WHAT TO WORK ON:
Records appear below. Give all of them again, exactly.

(Collected data)
*** Block opens ***

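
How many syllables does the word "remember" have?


Word: "remember"
Syllable breakdown: re | mem | ber
Counting: 3 parts
= 3 syllables


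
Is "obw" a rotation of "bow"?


Word: "bow", Candidate: "obw"
Method: check if candidate is substring of word+word
"bowbow" contains "obw"? No
Is rotation = No


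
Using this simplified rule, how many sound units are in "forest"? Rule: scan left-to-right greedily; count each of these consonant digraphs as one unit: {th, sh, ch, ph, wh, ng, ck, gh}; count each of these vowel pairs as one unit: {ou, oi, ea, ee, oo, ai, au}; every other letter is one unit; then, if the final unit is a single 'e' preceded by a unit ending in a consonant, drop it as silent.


Word: "forest" (6 letters)
Left-to-right scan:
  (1) 'f' (letter)
  (2) 'o' (letter)
  (3) 'r' (letter)
  (4) 'e' (letter)
  (5) 's' (letter)
  (6) 't' (letter)
Units from scan: 6
Sound units = 6 units


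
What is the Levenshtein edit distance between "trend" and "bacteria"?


Word 1: "trend" (length 5)
Word 2: "bacteria" (length 8)
One optimal edit sequence (insert/delete/substitute each cost 1):
  1. insert 'b'  (+1)
  2. insert 'a'  (+1)
  3. insert 'c'  (+1)
  4. keep 't'
  5. substitute 'r' -> 'e'  (+1)
  6. substitute 'e' -> 'r'  (+1)
  7. substitute 'n' -> 'i'  (+1)
  8. substitute 'd' -> 'a'  (+1)
Total edit operations: 7
Edit distance = 7


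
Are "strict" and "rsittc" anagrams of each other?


Word 1: "strict" → sorted: cirstt
Word 2: "rsittc" → sorted: cirstt
Same letters? cirstt == cirstt
Anagram = Yes


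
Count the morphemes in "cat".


Word: "cat"
Morphemes: cat
Each morpheme carries meaning
= 1 morpheme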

*** Block closes ***

RESULT BELOW:
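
How many syllables does the word "remember" have?


Word: "remember"
Syllable breakdown: re | mem | ber
Counting: 3 parts
= 3 syllables


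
Is "obw" a rotation of "bow"?


Word: "bow", Candidate: "obw"
Method: check if candidate is substring of word+word
"bowbow" contains "obw"? No
Is rotation = No


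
Using this simplified rule, how many sound units are in "forest"? Rule: scan left-to-right greedily; count each of these consonant digraphs as one unit: {th, sh, ch, ph, wh, ng, ck, gh}; count each of these vowel pairs as one unit: {ou, oi, ea, ee, oo, ai, au}; every other letter is one unit; then, if the final unit is a single 'e' preceded by a unit ending in a consonant, drop it as silent.


Word: "forest" (6 letters)
Left-to-right scan:
  (1) 'f' (letter)
  (2) 'o' (letter)
  (3) 'r' (letter)
  (4) 'e' (letter)
  (5) 's' (letter)
  (6) 't' (letter)
Units from scan: 6
Sound units = 6 units


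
What is the Levenshtein edit distance between "trend" and "bacteria"?


Word 1: "trend" (length 5)
Word 2: "bacteria" (length 8)
One optimal edit sequence (insert/delete/substitute each cost 1):
  1. insert 'b'  (+1)
  2. insert 'a'  (+1)
  3. insert 'c'  (+1)
  4. keep 't'
  5. substitute 'r' -> 'e'  (+1)
  6. substitute 'e' -> 'r'  (+1)
  7. substitute 'n' -> 'i'  (+1)
  8. substitute 'd' -> 'a'  (+1)
Total edit operations: 7
Edit distance = 7


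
Are "strict" and "rsittc" anagrams of each other?


Word 1: "strict" → sorted: cirstt
Word 2: "rsittc" → sorted: cirstt
Same letters? cirstt == cirstt
Anagram = Yes


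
Count the morphemes in "cat".


Word: "cat"
Morphemes: cat
Each morpheme carries meaning
= 1 morpheme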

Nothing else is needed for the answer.